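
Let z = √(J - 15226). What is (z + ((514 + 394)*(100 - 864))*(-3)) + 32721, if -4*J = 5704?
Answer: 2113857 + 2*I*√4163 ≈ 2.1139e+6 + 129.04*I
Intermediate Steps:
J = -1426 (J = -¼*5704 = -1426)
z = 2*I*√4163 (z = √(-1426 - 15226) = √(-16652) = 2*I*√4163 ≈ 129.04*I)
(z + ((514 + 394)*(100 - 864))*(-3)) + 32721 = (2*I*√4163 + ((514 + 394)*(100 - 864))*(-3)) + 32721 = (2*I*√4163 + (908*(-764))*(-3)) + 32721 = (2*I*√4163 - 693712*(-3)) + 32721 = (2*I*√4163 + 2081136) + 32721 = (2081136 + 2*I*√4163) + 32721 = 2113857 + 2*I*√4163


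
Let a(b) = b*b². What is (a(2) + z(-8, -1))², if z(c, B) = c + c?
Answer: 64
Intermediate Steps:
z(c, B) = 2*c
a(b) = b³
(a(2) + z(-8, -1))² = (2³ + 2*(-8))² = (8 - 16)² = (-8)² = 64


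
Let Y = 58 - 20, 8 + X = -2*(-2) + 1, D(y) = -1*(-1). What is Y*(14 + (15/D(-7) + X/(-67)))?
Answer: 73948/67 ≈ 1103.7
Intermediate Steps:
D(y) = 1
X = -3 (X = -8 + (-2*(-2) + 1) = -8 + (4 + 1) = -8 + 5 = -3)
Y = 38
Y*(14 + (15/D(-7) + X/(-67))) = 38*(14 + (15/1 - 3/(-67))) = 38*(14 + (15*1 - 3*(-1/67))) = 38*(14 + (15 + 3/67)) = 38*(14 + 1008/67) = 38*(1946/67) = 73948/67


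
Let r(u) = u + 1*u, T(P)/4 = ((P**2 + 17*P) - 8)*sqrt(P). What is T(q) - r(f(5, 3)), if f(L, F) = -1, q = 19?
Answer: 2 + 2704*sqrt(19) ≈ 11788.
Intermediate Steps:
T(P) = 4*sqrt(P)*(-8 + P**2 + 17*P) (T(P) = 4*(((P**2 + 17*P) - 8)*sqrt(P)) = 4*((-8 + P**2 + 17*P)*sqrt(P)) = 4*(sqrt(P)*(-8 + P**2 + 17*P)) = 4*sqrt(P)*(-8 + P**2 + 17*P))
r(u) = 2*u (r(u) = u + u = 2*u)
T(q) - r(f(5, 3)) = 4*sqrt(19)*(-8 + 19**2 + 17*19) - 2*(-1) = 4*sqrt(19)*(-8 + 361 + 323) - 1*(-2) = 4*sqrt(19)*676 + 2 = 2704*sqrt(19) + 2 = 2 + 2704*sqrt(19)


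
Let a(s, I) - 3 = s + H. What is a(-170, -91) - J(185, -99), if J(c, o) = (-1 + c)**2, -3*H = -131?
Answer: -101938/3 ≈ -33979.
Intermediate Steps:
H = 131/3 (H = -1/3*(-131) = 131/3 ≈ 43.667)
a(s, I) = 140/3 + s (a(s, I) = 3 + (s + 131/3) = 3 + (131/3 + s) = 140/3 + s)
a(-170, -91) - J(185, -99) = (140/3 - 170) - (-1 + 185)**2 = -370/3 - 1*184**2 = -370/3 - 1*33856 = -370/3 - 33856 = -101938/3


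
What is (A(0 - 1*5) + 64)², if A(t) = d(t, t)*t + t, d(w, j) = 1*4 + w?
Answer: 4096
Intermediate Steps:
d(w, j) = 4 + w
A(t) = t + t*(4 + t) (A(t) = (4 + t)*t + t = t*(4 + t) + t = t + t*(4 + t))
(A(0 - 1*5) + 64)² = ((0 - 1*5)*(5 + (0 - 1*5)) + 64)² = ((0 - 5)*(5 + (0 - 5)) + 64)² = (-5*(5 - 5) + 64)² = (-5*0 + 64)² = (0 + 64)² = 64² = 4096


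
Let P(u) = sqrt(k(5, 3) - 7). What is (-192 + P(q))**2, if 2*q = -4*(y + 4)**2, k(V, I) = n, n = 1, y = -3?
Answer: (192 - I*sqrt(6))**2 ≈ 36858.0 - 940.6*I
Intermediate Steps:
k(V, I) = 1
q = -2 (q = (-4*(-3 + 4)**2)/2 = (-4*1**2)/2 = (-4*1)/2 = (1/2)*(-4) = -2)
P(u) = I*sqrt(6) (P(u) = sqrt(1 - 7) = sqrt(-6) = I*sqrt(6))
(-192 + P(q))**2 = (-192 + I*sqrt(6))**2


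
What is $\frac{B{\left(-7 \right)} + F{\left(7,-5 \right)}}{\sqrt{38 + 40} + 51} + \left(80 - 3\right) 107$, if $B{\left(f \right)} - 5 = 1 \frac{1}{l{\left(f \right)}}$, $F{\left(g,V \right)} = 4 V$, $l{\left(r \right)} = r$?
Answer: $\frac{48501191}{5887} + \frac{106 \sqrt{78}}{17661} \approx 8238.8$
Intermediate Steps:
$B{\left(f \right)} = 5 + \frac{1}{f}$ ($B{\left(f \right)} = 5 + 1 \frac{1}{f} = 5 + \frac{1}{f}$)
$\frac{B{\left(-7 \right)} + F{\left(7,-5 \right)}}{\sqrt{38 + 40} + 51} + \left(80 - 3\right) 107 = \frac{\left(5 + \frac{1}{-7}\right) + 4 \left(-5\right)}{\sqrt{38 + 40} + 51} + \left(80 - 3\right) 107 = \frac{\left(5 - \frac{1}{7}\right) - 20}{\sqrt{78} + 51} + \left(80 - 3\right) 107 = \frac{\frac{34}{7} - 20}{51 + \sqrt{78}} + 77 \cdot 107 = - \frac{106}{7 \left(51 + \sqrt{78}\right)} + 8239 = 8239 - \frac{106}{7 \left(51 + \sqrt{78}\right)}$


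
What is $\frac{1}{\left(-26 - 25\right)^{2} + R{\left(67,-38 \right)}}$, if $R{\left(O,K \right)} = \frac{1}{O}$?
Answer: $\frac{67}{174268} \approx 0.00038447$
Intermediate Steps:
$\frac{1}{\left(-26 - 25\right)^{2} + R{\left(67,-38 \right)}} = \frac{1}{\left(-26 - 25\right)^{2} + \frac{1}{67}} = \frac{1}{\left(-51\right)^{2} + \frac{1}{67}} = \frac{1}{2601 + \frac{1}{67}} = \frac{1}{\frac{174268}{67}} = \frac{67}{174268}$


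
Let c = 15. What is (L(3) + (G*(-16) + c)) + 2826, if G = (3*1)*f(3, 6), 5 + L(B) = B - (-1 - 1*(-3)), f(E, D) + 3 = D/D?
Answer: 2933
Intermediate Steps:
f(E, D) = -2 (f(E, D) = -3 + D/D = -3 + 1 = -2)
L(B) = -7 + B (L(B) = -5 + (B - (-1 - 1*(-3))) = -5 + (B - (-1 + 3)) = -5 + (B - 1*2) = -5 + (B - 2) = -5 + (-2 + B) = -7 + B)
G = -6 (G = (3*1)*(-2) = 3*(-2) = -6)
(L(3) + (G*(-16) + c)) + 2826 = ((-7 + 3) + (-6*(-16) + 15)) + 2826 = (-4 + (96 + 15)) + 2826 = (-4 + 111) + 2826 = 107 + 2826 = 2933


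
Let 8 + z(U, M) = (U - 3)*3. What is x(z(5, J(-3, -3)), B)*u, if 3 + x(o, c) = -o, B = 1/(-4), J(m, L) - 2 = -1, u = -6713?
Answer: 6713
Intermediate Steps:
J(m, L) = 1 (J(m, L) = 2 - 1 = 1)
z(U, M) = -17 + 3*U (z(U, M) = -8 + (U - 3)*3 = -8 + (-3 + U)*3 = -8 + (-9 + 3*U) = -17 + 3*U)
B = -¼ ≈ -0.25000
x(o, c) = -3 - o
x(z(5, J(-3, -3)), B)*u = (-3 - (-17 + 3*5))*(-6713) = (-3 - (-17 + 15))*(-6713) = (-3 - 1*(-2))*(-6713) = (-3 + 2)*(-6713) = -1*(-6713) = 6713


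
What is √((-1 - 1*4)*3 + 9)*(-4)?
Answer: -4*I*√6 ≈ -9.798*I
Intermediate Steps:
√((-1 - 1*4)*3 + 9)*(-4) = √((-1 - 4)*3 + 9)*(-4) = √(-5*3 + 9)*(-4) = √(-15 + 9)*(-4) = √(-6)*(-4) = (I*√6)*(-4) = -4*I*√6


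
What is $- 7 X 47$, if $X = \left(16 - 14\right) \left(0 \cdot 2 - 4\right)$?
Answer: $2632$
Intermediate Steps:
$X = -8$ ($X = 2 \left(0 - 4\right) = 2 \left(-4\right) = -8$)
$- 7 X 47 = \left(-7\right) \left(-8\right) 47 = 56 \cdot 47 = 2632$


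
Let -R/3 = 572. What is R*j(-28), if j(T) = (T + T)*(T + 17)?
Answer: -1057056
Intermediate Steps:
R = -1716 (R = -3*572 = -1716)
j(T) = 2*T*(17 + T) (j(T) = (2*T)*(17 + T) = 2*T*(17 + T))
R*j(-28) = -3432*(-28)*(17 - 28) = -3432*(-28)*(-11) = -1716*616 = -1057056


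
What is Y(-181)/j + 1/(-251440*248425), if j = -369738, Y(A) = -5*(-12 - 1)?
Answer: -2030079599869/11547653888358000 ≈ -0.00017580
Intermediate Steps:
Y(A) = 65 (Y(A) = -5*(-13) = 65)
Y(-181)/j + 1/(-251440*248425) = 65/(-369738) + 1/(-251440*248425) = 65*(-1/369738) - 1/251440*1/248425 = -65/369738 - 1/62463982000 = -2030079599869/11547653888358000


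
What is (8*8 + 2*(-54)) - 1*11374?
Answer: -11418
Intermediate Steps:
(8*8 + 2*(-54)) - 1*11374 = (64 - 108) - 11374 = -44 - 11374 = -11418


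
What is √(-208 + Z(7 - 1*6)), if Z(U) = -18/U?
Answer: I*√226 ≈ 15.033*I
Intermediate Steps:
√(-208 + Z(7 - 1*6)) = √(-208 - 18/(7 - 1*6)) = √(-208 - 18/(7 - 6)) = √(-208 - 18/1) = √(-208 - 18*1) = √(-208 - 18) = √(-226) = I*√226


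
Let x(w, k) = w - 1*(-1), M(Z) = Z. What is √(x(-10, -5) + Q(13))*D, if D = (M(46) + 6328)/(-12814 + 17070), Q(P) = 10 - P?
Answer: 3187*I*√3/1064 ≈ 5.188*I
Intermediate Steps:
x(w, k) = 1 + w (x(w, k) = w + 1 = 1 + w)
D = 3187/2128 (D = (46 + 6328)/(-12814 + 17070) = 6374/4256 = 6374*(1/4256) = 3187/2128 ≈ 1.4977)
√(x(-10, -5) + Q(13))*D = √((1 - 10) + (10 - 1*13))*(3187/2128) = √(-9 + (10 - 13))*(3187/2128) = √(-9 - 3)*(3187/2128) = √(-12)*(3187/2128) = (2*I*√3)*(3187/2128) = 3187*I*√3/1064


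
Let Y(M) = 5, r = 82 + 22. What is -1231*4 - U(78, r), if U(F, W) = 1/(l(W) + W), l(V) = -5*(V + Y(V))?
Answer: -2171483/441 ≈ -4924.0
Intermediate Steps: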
────────────────────────────────────────
All that belongs in your answer is the stretch of entries above from the line with "Let a(b) = b*b²." through the line with "Answer: 73948/67 ≈ 1103.7", printed exactly.

**RESULT OF THIS EXERCISE:**
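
Let a(b) = b*b². What is (a(2) + z(-8, -1))², if z(c, B) = c + c?
Answer: 64
Intermediate Steps:
z(c, B) = 2*c
a(b) = b³
(a(2) + z(-8, -1))² = (2³ + 2*(-8))² = (8 - 16)² = (-8)² = 64


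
Let Y = 58 - 20, 8 + X = -2*(-2) + 1, D(y) = -1*(-1). What is Y*(14 + (15/D(-7) + X/(-67)))?
Answer: 73948/67 ≈ 1103.7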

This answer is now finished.